- Opening Delimiter -
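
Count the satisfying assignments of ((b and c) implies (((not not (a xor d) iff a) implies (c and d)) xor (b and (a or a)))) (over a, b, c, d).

14

a  b  c  d  |  (b and c)  (a xor d)  not (a xor d)  not not (a xor d)  (not not (a xor d) iff a)  (c and d)  (a or a)  (b and (a or a))  φ
T  T  T  T  |      T          F            T                F                      F                  T         T             T          F
T  T  T  F  |      T          T            F                T                      T                  F         T             T          T
T  T  F  T  |      F          F            T                F                      F                  F         T             T          T
T  T  F  F  |      F          T            F                T                      T                  F         T             T          T
T  F  T  T  |      F          F            T                F                      F                  T         T             F          T
T  F  T  F  |      F          T            F                T                      T                  F         T             F          T
T  F  F  T  |      F          F            T                F                      F                  F         T             F          T
T  F  F  F  |      F          T            F                T                      T                  F         T             F          T
F  T  T  T  |      T          T            F                T                      F                  T         F             F          T
F  T  T  F  |      T          F            T                F                      T                  F         F             F          F
F  T  F  T  |      F          T            F                T                      F                  F         F             F          T
F  T  F  F  |      F          F            T                F                      T                  F         F             F          T
F  F  T  T  |      F          T            F                T                      F                  T         F             F          T
F  F  T  F  |      F          F            T                F                      T                  F         F             F          T
F  F  F  T  |      F          T            F                T                      F                  F         F             F          T
F  F  F  F  |      F          F            T                F                      T                  F         F             F          T
The formula is true on 14 of the 16 rows.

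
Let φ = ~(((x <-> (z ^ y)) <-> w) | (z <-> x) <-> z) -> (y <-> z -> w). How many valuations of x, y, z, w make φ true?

11

x | y | z | w || (z ^ y) | (x <-> (z ^ y)) | ((x <-> (z ^ y)) <-> w) | (z <-> x) | (z -> w) | (y <-> (z -> w)) | φ
F | F | F | F ||    F    |        T        |            F            |     T     |    T     |        F         | F
F | F | F | T ||    F    |        T        |            T            |     T     |    T     |        F         | F
F | F | T | F ||    T    |        F        |            T            |     F     |    F     |        T         | T
F | F | T | T ||    T    |        F        |            F            |     F     |    T     |        F         | F
F | T | F | F ||    T    |        F        |            T            |     T     |    T     |        T         | T
F | T | F | T ||    T    |        F        |            F            |     T     |    T     |        T         | T
F | T | T | F ||    F    |        T        |            F            |     F     |    F     |        F         | F
F | T | T | T ||    F    |        T        |            T            |     F     |    T     |        T         | T
T | F | F | F ||    F    |        F        |            T            |     F     |    T     |        F         | F
T | F | F | T ||    F    |        F        |            F            |     F     |    T     |        F         | T
T | F | T | F ||    T    |        T        |            F            |     T     |    F     |        T         | T
T | F | T | T ||    T    |        T        |            T            |     T     |    T     |        F         | T
T | T | F | F ||    T    |        T        |            F            |     F     |    T     |        T         | T
T | T | F | T ||    T    |        T        |            T            |     F     |    T     |        T         | T
T | T | T | F ||    F    |        F        |            T            |     T     |    F     |        F         | T
T | T | T | T ||    F    |        F        |            F            |     T     |    T     |        T         | T
The formula is true on 11 of the 16 rows.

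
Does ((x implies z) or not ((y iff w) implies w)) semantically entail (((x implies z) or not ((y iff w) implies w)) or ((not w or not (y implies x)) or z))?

x | y | z | w | φ | ψ
- | - | - | - | - | -
F | F | F | F | T | T
F | F | F | T | T | T
F | F | T | F | T | T
F | F | T | T | T | T
F | T | F | F | T | T
F | T | F | T | T | T
F | T | T | F | T | T
F | T | T | T | T | T
T | F | F | F | T | T
T | F | F | T | F | F
T | F | T | F | T | T
T | F | T | T | T | T
T | T | F | F | F | T
T | T | F | T | F | F
T | T | T | F | T | T
T | T | T | T | T | T
In every row where φ is true, ψ is also true, so φ ⊨ ψ.

yes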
- Closing Delimiter -
Everything from the line holding "Does ((x implies" through the last line of the entries should be retyped exactly, with no other lines.

Output for this exercise
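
Does ((x implies z) or not ((y iff w) implies w)) semantically entail (((x implies z) or not ((y iff w) implies w)) or ((not w or not (y implies x)) or z))?

x | y | z | w | φ | ψ
- | - | - | - | - | -
F | F | F | F | T | T
F | F | F | T | T | T
F | F | T | F | T | T
F | F | T | T | T | T
F | T | F | F | T | T
F | T | F | T | T | T
F | T | T | F | T | T
F | T | T | T | T | T
T | F | F | F | T | T
T | F | F | T | F | F
T | F | T | F | T | T
T | F | T | T | T | T
T | T | F | F | F | T
T | T | F | T | F | F
T | T | T | F | T | T
T | T | T | T | T | T
In every row where φ is true, ψ is also true, so φ ⊨ ψ.

yes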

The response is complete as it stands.